When the line containing "- Enter with Low K: Incumbent gets 9, Entrant" is reached, begin transcribing. Continue exactly through the final line of the listing, and return nothing else.

[Start of section]

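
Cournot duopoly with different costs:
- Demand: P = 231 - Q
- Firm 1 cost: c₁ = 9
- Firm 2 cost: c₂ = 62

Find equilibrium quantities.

q₁* = 91.67, q₂* = 38.67

Work:
Reaction: q₁ = (231 - 9 - q₂)/2
Reaction: q₂ = (231 - 62 - q₁)/2
Solve simultaneously:
q₁* = (231 - 2×9 + 62)/3 = 91.67
q₂* = (231 - 2×62 + 9)/3 = 38.67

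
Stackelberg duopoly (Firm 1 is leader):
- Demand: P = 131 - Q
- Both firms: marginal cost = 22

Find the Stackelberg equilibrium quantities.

q₁* (leader) = 54.5, q₂* (follower) = 27.25

Work:
Follower's reaction: q₂ = (a - c - q₁)/2
Leader substitutes: π₁ = q₁·(a - q₁ - (a-c-q₁)/2 - c)
FOC: q₁* = (131 - 22)/2 = 54.50
Then: q₂* = (131 - 22 - 54.5)/2 = 27.25
Leader has first-mover advantage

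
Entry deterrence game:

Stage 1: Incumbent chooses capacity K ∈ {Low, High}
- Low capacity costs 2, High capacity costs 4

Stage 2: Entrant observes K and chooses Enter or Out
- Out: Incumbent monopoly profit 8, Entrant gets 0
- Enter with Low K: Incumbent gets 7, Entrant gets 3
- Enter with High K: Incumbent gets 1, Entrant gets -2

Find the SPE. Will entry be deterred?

SPE: (Low, Enter|Low, Out|High); Entry not deterred. Incumbent net profit = 5, Entrant gets 3

Work:
After Low K: Entrant enters (3 > 0)
After High K: Entrant stays out (-2 < 0)
Incumbent: Low → 7−2=5, High → 8−4=4
Incumbent chooses Low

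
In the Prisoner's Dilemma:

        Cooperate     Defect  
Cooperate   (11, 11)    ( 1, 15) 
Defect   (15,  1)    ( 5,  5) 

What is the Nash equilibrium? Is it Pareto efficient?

(Defect, Defect) is NE; not Pareto efficient

Work:
Defect dominates Cooperate for both players:
If P2 cooperates: Defect (15) > Cooperate (11)
If P2 defects: Defect (5) > Cooperate (1)
NE: (Defect, Defect) with payoff (5, 5)
But (Cooperate, Cooperate) = (11, 11) Pareto dominates (5, 5)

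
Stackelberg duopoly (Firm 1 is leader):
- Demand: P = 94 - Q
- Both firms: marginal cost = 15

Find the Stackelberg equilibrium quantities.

q₁* (leader) = 39.5, q₂* (follower) = 19.75

Work:
Follower's reaction: q₂ = (a - c - q₁)/2
Leader substitutes: π₁ = q₁·(a - q₁ - (a-c-q₁)/2 - c)
FOC: q₁* = (94 - 15)/2 = 39.50
Then: q₂* = (94 - 15 - 39.5)/2 = 19.75
Leader has first-mover advantage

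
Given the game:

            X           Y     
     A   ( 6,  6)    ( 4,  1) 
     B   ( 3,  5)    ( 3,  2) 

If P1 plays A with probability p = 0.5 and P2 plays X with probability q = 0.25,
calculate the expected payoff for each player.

E[P1] = 3.75, E[P2] = 2.5

Work:
E[P1] = p·q·π₁(A,X) + p·(1-q)·π₁(A,Y) + (1-p)·q·π₁(B,X) + (1-p)·(1-q)·π₁(B,Y)
= 0.5·0.25·6 + 0.5·0.75·4 + 0.5·0.25·3 + 0.5·0.75·3
= 3.75

E[P2] = 2.5 (similar calculation)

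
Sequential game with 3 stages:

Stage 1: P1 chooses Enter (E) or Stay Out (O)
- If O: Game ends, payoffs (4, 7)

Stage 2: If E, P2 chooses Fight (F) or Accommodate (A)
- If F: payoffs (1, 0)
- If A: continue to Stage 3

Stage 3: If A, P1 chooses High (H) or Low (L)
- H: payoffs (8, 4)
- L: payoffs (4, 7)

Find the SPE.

SPE: (E, A, H); Outcome (8, 4)

Work:
Stage 3: P1 chooses H (8 vs 4)
Stage 2: P2: F->0, A->4 (anticipating H). Choose A
Stage 1: P1: O->4, E->8 (anticipating A, H). Choose E
SPE path: E -> A -> H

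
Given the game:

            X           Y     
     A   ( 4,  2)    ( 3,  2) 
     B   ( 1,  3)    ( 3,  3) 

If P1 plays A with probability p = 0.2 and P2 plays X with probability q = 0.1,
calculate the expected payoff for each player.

E[P1] = 2.86, E[P2] = 2.8

Work:
E[P1] = p·q·π₁(A,X) + p·(1-q)·π₁(A,Y) + (1-p)·q·π₁(B,X) + (1-p)·(1-q)·π₁(B,Y)
= 0.2·0.1·4 + 0.2·0.9·3 + 0.8·0.1·1 + 0.8·0.9·3
= 2.86

E[P2] = 2.8 (similar calculation)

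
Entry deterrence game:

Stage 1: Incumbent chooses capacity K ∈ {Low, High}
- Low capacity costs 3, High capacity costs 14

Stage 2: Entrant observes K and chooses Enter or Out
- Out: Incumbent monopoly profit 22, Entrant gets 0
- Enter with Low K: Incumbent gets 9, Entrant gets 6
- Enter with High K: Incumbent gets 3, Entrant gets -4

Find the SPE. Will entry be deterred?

SPE: (High, Enter|Low, Out|High); Entry deterred. Incumbent net profit = 8

Work:
After Low K: Entrant enters (6 > 0)
After High K: Entrant stays out (-4 < 0)
Incumbent: Low → 9−3=6, High → 22−14=8
Incumbent chooses High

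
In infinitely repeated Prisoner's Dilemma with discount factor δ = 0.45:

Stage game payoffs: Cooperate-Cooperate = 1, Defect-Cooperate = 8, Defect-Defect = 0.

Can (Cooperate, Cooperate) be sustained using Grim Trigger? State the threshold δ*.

δ* = 0.875; since δ = 0.45 < 0.875, cooperation cannot be sustained

Work:
For Grim Trigger:
Cooperate forever: 1/(1-δ)
Defect then punished: 8 + 0·δ/(1-δ)
Need: 1/(1-δ) ≥ 8 + 0·δ/(1-δ)
Solving: δ ≥ (T-R)/(T-P) = (8-1)/(8-0) = 0.875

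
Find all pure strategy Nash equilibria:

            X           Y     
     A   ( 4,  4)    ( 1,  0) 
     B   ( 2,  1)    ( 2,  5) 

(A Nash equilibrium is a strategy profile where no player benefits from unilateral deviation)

Nash equilibrium: (A, X), (B, Y)

Work:
Best responses:
  P1 vs X: payoffs [4, 2] → best response A (payoff 4)
  P1 vs Y: payoffs [1, 2] → best response B (payoff 2)
  P2 vs A: payoffs [4, 0] → best response X (payoff 4)
  P2 vs B: payoffs [1, 5] → best response Y (payoff 5)
Mutual best responses: (A,X), (B,Y) → Nash equilibria.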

[End of section]

ANSWER SPACE:
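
- Enter with Low K: Incumbent gets 9, Entrant gets 6
- Enter with High K: Incumbent gets 3, Entrant gets -4

Find the SPE. Will entry be deterred?

SPE: (High, Enter|Low, Out|High); Entry deterred. Incumbent net profit = 8

Work:
After Low K: Entrant enters (6 > 0)
After High K: Entrant stays out (-4 < 0)
Incumbent: Low → 9−3=6, High → 22−14=8
Incumbent chooses High

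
In infinitely repeated Prisoner's Dilemma with discount factor δ = 0.45:

Stage game payoffs: Cooperate-Cooperate = 1, Defect-Cooperate = 8, Defect-Defect = 0.

Can (Cooperate, Cooperate) be sustained using Grim Trigger? State the threshold δ*.

δ* = 0.875; since δ = 0.45 < 0.875, cooperation cannot be sustained

Work:
For Grim Trigger:
Cooperate forever: 1/(1-δ)
Defect then punished: 8 + 0·δ/(1-δ)
Need: 1/(1-δ) ≥ 8 + 0·δ/(1-δ)
Solving: δ ≥ (T-R)/(T-P) = (8-1)/(8-0) = 0.875

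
Find all pure strategy Nash equilibria:

            X           Y     
     A   ( 4,  4)    ( 1,  0) 
     B   ( 2,  1)    ( 2,  5) 

(A Nash equilibrium is a strategy profile where no player benefits from unilateral deviation)

Nash equilibrium: (A, X), (B, Y)

Work:
Best responses:
  P1 vs X: payoffs [4, 2] → best response A (payoff 4)
  P1 vs Y: payoffs [1, 2] → best response B (payoff 2)
  P2 vs A: payoffs [4, 0] → best response X (payoff 4)
  P2 vs B: payoffs [1, 5] → best response Y (payoff 5)
Mutual best responses: (A,X), (B,Y) → Nash equilibria.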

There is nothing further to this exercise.